**Task description**: Which lines of the listing below contain the word "Oslo"? Return them.

**Provided material**:
==========

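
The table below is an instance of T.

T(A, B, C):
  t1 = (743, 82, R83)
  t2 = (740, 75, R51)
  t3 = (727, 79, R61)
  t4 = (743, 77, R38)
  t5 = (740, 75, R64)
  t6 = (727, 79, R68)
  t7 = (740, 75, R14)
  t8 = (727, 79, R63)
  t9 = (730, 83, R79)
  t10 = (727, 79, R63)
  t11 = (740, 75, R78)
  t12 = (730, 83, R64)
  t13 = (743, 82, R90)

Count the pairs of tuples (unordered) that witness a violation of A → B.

A=743: violating pairs (1,4), (4,13) — 2 pairs.
A=740: all 4 rows agree on B — 0 pairs.
A=727: all 4 rows agree on B — 0 pairs.
A=730: all 2 rows agree on B — 0 pairs.

2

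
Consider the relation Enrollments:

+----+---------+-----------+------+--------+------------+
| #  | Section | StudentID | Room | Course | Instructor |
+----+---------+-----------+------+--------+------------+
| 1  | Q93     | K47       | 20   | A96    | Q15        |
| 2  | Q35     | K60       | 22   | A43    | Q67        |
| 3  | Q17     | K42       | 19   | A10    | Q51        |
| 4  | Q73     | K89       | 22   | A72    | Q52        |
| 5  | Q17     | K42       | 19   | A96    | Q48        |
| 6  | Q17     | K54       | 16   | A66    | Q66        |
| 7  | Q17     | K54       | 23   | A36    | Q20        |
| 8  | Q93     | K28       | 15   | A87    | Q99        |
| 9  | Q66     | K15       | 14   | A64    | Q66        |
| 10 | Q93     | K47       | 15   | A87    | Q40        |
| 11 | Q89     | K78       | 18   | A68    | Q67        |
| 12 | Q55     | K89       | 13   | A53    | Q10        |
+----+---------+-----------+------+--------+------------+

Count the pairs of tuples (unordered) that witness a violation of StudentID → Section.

1

StudentID=K47: all 2 rows agree on Section — 0 pairs.
StudentID=K42: all 2 rows agree on Section — 0 pairs.
StudentID=K89: violating pairs (4,12) — 1 pair.
StudentID=K54: all 2 rows agree on Section — 0 pairs.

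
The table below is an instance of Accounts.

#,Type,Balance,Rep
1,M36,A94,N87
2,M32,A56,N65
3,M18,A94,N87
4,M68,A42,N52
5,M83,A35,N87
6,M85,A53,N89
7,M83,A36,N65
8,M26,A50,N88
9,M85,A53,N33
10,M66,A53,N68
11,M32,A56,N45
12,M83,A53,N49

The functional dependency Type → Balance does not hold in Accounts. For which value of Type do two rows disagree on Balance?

M83

Type=M36: row 1 → Balance = A94 ✓
Type=M32: rows 2, 11 → Balance = A56, A56 ✓
Type=M18: row 3 → Balance = A94 ✓
Type=M68: row 4 → Balance = A42 ✓
Type=M83: rows 5, 7, 12 → Balance takes values {A35, A36, A53} — violation
Type=M85: rows 6, 9 → Balance = A53, A53 ✓
Type=M26: row 8 → Balance = A50 ✓
Type=M66: row 10 → Balance = A53 ✓
The only Type value with inconsistent Balance is Type=M83.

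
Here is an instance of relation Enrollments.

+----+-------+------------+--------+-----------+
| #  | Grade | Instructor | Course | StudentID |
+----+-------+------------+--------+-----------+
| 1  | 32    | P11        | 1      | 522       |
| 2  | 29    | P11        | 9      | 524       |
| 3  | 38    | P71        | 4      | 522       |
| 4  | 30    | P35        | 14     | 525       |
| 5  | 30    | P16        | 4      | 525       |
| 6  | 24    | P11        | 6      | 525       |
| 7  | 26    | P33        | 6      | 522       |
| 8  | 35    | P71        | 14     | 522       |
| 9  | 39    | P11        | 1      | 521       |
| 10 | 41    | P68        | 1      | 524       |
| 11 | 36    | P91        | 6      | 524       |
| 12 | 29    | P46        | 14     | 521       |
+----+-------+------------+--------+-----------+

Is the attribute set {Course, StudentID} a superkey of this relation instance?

All 12 rows have distinct {Course, StudentID} values, so {Course, StudentID} → (all attributes) holds and {Course, StudentID} is a superkey.

Yes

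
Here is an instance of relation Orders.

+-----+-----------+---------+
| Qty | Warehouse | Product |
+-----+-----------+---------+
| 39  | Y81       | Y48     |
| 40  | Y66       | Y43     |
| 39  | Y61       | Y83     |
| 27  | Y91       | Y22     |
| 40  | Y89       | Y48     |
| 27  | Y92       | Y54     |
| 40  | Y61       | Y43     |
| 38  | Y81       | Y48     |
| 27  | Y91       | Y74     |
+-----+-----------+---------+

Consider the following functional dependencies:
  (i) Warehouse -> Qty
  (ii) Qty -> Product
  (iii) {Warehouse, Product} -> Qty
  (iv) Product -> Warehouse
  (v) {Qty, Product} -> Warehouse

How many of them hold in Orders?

0

(i) Warehouse -> Qty: Warehouse=Y81: 2 rows → Qty takes values {39, 38} — violation; Warehouse=Y61: 2 rows → Qty takes values {39, 40} — violation — fails.
(ii) Qty -> Product: Qty=39: 2 rows → Product takes values {Y48, Y83} — violation; Qty=40: 3 rows → Product takes values {Y43, Y48} — violation; Qty=27: 3 rows → Product takes values {Y22, Y54, Y74} — violation — fails.
(iii) {Warehouse, Product} -> Qty: (Warehouse=Y81, Product=Y48): 2 rows → Qty takes values {39, 38} — violation — fails.
(iv) Product -> Warehouse: Product=Y48: 3 rows → Warehouse takes values {Y81, Y89} — violation; Product=Y43: 2 rows → Warehouse takes values {Y66, Y61} — violation — fails.
(v) {Qty, Product} -> Warehouse: (Qty=40, Product=Y43): 2 rows → Warehouse takes values {Y66, Y61} — violation — fails.
None of the 5 dependencies hold.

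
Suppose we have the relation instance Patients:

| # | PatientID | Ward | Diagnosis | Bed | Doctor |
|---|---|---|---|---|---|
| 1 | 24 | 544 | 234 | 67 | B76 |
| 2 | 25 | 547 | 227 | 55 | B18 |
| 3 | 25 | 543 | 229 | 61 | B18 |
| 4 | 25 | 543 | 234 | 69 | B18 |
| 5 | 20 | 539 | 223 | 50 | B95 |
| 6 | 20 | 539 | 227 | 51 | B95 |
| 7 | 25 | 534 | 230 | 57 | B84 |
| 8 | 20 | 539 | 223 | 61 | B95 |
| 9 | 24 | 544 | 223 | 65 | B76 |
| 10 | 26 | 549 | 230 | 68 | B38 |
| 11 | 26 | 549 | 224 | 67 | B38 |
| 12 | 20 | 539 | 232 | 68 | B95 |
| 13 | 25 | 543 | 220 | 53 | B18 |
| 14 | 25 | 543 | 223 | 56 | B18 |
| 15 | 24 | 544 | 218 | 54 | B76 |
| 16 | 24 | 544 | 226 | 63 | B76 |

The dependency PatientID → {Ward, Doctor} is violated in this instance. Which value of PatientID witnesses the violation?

PatientID=24: rows 1, 9, 15, 16 → {Ward,Doctor} = (544, B76), (544, B76), (544, B76), (544, B76) ✓
PatientID=25: rows 2, 3, 4, 7, 13, 14 → {Ward,Doctor} takes values {(547, B18), (543, B18), (534, B84)} — violation
PatientID=20: rows 5, 6, 8, 12 → {Ward,Doctor} = (539, B95), (539, B95), (539, B95), (539, B95) ✓
PatientID=26: rows 10, 11 → {Ward,Doctor} = (549, B38), (549, B38) ✓
The only PatientID value with inconsistent RHS is PatientID=25.

25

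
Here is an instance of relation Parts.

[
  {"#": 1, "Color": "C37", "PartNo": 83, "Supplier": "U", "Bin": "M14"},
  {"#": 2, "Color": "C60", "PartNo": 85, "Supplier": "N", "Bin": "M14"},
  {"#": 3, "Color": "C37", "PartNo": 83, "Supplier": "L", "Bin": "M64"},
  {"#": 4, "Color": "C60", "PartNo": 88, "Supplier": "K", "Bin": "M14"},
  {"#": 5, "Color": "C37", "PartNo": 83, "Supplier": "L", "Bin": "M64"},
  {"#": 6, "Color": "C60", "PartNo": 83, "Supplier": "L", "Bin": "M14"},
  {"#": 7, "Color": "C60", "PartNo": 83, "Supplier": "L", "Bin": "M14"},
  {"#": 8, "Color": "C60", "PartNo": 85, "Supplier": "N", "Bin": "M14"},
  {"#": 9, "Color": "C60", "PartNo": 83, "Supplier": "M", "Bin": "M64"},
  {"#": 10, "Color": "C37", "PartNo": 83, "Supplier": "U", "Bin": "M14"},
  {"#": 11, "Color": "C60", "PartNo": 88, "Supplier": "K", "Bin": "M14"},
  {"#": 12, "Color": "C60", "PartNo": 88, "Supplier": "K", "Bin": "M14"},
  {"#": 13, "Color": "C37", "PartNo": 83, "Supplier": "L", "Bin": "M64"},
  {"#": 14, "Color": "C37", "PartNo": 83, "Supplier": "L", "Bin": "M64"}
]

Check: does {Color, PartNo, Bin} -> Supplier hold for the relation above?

Yes

(Color=C37, PartNo=83, Bin=M14): rows 1, 10 → Supplier = U, U ✓
(Color=C60, PartNo=85, Bin=M14): rows 2, 8 → Supplier = N, N ✓
(Color=C37, PartNo=83, Bin=M64): rows 3, 5, 13, 14 → Supplier = L, L, L, L ✓
(Color=C60, PartNo=88, Bin=M14): rows 4, 11, 12 → Supplier = K, K, K ✓
(Color=C60, PartNo=83, Bin=M14): rows 6, 7 → Supplier = L, L ✓
(Color=C60, PartNo=83, Bin=M64): row 9 → Supplier = M ✓
Every {Color, PartNo, Bin} value is associated with a single Supplier value, so {Color, PartNo, Bin} -> Supplier holds.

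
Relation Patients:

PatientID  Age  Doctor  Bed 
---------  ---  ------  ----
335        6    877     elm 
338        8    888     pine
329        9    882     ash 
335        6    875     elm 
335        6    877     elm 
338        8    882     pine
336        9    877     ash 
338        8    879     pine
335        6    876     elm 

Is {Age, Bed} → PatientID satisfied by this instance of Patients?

(Age=6, Bed=elm): 4 rows → PatientID = 335, 335, 335, 335 ✓
(Age=8, Bed=pine): 3 rows → PatientID = 338, 338, 338 ✓
(Age=9, Bed=ash): 2 rows → PatientID takes values {329, 336} — violation
Two rows agree on {Age, Bed} but differ on PatientID, so {Age, Bed} → PatientID does not hold.

No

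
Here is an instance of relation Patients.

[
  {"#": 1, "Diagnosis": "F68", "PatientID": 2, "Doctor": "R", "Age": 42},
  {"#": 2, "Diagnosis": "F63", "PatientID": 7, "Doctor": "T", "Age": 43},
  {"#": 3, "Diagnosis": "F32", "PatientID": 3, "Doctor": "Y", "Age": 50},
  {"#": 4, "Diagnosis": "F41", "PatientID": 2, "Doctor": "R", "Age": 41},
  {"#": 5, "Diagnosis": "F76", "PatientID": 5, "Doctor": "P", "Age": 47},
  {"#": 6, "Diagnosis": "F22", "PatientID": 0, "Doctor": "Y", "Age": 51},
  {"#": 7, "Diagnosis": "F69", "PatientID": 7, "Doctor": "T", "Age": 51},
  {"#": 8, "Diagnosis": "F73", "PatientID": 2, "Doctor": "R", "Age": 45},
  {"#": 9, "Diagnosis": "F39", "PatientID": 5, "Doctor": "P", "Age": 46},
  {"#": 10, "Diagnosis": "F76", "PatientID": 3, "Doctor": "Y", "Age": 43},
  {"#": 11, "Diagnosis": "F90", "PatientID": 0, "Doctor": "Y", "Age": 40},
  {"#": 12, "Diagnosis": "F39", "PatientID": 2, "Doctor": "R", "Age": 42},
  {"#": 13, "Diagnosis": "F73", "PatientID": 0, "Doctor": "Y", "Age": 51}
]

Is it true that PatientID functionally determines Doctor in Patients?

Yes

PatientID=2: rows 1, 4, 8, 12 → Doctor = R, R, R, R ✓
PatientID=7: rows 2, 7 → Doctor = T, T ✓
PatientID=3: rows 3, 10 → Doctor = Y, Y ✓
PatientID=5: rows 5, 9 → Doctor = P, P ✓
PatientID=0: rows 6, 11, 13 → Doctor = Y, Y, Y ✓
Every PatientID value is associated with a single Doctor value, so PatientID → Doctor holds.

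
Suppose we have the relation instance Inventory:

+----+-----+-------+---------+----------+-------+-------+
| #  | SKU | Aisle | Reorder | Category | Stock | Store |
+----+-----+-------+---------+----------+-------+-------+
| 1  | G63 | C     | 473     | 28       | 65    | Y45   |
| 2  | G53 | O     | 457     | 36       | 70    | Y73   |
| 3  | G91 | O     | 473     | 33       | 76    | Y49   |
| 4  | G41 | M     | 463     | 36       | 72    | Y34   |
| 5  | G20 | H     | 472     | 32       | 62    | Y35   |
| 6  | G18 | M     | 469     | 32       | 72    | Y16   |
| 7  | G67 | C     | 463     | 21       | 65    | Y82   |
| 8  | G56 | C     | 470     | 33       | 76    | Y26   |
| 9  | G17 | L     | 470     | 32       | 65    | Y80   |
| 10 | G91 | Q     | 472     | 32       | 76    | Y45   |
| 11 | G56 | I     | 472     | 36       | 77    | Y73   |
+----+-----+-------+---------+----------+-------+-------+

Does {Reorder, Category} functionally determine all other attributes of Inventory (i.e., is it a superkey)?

Rows 5 and 10 have the same {Reorder, Category} value (Reorder=472, Category=32) but are distinct tuples, so {Reorder, Category} does not determine every attribute — not a superkey.

No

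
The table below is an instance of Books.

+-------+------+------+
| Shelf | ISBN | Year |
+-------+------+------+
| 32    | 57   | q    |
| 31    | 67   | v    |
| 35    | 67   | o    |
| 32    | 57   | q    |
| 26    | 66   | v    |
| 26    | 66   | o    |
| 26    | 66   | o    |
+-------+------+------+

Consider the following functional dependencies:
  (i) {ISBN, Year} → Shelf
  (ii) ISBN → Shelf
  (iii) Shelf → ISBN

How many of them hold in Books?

2

(i) {ISBN, Year} → Shelf: every LHS value maps to a single RHS value — holds.
(ii) ISBN → Shelf: ISBN=67: 2 rows → Shelf takes values {31, 35} — violation — fails.
(iii) Shelf → ISBN: every LHS value maps to a single RHS value — holds.
2 of the 3 dependencies hold.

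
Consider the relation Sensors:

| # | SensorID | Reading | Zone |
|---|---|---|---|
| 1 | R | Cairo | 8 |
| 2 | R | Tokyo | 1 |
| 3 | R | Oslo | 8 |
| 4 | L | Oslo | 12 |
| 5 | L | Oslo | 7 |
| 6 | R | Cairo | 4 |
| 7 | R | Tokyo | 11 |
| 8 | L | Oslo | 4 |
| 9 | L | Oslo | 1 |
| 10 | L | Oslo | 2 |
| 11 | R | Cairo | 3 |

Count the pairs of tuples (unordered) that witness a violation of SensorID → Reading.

11

SensorID=R: violating pairs (1,2), (1,3), (1,7), (2,3), (2,6), (2,11), (3,6), (3,7), (3,11), (6,7), (7,11) — 11 pairs.
SensorID=L: all 5 rows agree on Reading — 0 pairs.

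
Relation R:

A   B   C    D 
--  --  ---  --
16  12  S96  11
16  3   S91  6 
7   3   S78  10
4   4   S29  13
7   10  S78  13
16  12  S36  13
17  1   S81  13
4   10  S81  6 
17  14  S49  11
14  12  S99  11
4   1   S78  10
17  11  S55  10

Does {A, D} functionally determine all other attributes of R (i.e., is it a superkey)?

All 12 rows have distinct {A, D} values, so {A, D} → (all attributes) holds and {A, D} is a superkey.

Yes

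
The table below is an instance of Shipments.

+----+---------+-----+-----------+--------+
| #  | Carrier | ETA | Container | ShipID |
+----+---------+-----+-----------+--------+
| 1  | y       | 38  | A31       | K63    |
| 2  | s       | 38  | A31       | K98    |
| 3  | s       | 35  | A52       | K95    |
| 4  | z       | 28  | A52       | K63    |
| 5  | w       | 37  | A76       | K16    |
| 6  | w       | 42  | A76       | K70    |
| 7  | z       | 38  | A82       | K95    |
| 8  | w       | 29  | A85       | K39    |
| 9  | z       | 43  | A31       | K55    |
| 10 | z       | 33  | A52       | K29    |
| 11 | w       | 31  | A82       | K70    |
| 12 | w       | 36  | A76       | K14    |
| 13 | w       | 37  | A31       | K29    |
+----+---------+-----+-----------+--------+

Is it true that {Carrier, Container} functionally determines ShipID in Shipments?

No

(Carrier=y, Container=A31): row 1 → ShipID = K63 ✓
(Carrier=s, Container=A31): row 2 → ShipID = K98 ✓
(Carrier=s, Container=A52): row 3 → ShipID = K95 ✓
(Carrier=z, Container=A52): rows 4, 10 → ShipID takes values {K63, K29} — violation
(Carrier=w, Container=A76): rows 5, 6, 12 → ShipID takes values {K16, K70, K14} — violation
(Carrier=z, Container=A82): row 7 → ShipID = K95 ✓
(Carrier=w, Container=A85): row 8 → ShipID = K39 ✓
(Carrier=z, Container=A31): row 9 → ShipID = K55 ✓
(Carrier=w, Container=A82): row 11 → ShipID = K70 ✓
(Carrier=w, Container=A31): row 13 → ShipID = K29 ✓
Two rows agree on {Carrier, Container} but differ on ShipID, so {Carrier, Container} → ShipID does not hold.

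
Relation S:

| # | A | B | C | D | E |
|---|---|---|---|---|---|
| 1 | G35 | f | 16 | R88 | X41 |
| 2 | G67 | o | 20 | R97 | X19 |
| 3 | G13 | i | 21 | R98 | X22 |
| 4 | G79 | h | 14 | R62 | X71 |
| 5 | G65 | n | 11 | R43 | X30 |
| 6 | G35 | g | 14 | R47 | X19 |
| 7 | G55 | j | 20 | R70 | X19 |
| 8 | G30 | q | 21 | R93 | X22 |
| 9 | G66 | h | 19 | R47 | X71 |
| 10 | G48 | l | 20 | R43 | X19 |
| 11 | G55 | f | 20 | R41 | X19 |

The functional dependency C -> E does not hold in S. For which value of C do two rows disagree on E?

C=16: row 1 → E = X41 ✓
C=20: rows 2, 7, 10, 11 → E = X19, X19, X19, X19 ✓
C=21: rows 3, 8 → E = X22, X22 ✓
C=14: rows 4, 6 → E takes values {X71, X19} — violation
C=11: row 5 → E = X30 ✓
C=19: row 9 → E = X71 ✓
The only C value with inconsistent E is C=14.

14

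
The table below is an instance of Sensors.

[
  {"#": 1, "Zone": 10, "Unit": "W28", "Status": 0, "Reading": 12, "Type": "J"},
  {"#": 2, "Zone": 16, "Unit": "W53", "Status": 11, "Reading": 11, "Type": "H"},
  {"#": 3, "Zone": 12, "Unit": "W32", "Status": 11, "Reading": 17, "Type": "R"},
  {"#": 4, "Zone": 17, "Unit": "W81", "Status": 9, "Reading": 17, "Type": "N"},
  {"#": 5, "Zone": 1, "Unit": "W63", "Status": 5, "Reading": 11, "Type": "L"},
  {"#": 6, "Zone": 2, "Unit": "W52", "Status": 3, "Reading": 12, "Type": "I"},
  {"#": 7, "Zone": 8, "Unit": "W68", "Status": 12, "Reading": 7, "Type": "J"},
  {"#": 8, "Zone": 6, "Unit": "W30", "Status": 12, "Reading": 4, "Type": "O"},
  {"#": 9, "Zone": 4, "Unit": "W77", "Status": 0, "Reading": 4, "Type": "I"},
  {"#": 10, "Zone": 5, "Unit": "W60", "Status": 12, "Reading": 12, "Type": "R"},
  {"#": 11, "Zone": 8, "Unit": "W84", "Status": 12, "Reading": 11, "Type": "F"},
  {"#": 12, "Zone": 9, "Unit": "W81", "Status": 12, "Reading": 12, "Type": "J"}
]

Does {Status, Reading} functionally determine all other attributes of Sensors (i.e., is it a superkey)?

No

Rows 10 and 12 have the same {Status, Reading} value (Status=12, Reading=12) but are distinct tuples, so {Status, Reading} does not determine every attribute — not a superkey.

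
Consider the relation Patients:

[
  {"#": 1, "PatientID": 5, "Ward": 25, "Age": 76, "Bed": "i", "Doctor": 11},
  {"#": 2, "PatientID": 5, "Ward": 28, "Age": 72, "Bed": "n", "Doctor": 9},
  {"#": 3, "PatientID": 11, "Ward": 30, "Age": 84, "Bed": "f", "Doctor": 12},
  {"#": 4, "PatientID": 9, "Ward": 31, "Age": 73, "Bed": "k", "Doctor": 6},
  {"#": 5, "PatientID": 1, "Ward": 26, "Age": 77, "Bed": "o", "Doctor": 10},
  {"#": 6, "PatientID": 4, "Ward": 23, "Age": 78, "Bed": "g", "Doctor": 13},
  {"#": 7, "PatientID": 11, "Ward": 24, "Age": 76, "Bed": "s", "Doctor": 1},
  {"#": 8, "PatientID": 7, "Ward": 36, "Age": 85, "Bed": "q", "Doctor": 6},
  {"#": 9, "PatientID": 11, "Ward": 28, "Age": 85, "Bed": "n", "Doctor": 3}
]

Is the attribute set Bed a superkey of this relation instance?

Rows 2 and 9 have the same Bed value Bed=n but are distinct tuples, so Bed does not determine every attribute — not a superkey.

No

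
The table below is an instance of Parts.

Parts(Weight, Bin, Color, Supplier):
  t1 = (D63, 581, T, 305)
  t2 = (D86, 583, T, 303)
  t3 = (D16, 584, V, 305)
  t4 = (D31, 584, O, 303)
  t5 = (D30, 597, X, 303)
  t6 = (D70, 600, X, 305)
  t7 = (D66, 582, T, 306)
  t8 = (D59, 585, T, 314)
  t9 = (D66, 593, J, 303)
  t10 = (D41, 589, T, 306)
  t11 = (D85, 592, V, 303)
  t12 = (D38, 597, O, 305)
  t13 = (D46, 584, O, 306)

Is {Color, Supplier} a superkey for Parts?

Rows 7 and 10 have the same {Color, Supplier} value (Color=T, Supplier=306) but are distinct tuples, so {Color, Supplier} does not determine every attribute — not a superkey.

No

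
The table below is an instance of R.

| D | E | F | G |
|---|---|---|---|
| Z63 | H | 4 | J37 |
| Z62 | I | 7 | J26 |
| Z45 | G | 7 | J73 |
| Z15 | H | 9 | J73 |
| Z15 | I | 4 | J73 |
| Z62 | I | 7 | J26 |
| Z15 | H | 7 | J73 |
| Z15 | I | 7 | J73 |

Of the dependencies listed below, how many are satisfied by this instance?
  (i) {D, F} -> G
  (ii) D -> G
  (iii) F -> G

2

(i) {D, F} -> G: every LHS value maps to a single RHS value — holds.
(ii) D -> G: every LHS value maps to a single RHS value — holds.
(iii) F -> G: F=4: 2 rows → G takes values {J37, J73} — violation; F=7: 5 rows → G takes values {J26, J73} — violation — fails.
2 of the 3 dependencies hold.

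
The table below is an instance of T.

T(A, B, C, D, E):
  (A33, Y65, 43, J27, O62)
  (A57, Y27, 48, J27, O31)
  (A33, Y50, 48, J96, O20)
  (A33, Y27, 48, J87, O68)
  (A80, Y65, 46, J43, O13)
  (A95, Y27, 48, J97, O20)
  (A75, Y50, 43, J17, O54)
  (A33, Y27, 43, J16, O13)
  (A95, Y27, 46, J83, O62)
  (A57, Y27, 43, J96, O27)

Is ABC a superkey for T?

Yes

All 10 rows have distinct ABC values, so ABC → (all attributes) holds and ABC is a superkey.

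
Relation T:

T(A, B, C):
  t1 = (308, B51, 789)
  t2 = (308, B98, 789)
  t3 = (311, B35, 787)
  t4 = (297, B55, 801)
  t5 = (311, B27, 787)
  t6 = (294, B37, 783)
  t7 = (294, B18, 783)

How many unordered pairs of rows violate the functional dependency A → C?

0

A=308: all 2 rows agree on C — 0 pairs.
A=311: all 2 rows agree on C — 0 pairs.
A=294: all 2 rows agree on C — 0 pairs.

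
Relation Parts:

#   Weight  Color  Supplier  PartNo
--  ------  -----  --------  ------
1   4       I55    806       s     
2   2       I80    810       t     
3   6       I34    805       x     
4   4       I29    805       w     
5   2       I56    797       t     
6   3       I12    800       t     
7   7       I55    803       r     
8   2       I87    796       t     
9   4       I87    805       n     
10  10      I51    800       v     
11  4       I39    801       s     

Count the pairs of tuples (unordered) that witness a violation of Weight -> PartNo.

5

Weight=4: violating pairs (1,4), (1,9), (4,9), (4,11), (9,11) — 5 pairs.
Weight=2: all 3 rows agree on PartNo — 0 pairs.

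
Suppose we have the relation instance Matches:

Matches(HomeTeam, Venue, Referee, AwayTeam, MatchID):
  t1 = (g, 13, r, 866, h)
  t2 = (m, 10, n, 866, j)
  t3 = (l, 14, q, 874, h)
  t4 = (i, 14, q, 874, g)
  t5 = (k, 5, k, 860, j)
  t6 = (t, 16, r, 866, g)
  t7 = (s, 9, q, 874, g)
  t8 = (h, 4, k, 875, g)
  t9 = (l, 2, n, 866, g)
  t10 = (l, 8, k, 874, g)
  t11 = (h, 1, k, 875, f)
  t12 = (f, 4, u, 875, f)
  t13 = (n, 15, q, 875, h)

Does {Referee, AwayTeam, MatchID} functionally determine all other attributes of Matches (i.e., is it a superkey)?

No

Rows 4 and 7 have the same {Referee, AwayTeam, MatchID} value (Referee=q, AwayTeam=874, MatchID=g) but are distinct tuples, so {Referee, AwayTeam, MatchID} does not determine every attribute — not a superkey.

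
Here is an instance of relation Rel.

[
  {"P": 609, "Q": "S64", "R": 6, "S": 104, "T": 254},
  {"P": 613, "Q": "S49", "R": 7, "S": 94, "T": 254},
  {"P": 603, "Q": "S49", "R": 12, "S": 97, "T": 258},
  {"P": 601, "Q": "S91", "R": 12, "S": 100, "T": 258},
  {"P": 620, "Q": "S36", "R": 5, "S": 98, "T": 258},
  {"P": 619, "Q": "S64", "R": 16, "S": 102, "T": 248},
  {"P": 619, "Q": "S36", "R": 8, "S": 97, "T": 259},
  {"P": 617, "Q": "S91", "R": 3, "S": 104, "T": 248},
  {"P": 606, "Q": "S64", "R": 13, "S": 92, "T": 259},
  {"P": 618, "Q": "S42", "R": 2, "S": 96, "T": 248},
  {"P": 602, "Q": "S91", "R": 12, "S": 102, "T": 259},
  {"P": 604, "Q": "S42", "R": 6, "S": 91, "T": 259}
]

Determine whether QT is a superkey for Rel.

Yes

All 12 rows have distinct QT values, so QT → (all attributes) holds and QT is a superkey.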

==========

**Response**:
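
| 3 | R | Oslo | 8 |
| 4 | L | Oslo | 12 |
| 5 | L | Oslo | 7 |
| 8 | L | Oslo | 4 |
| 9 | L | Oslo | 1 |
| 10 | L | Oslo | 2 |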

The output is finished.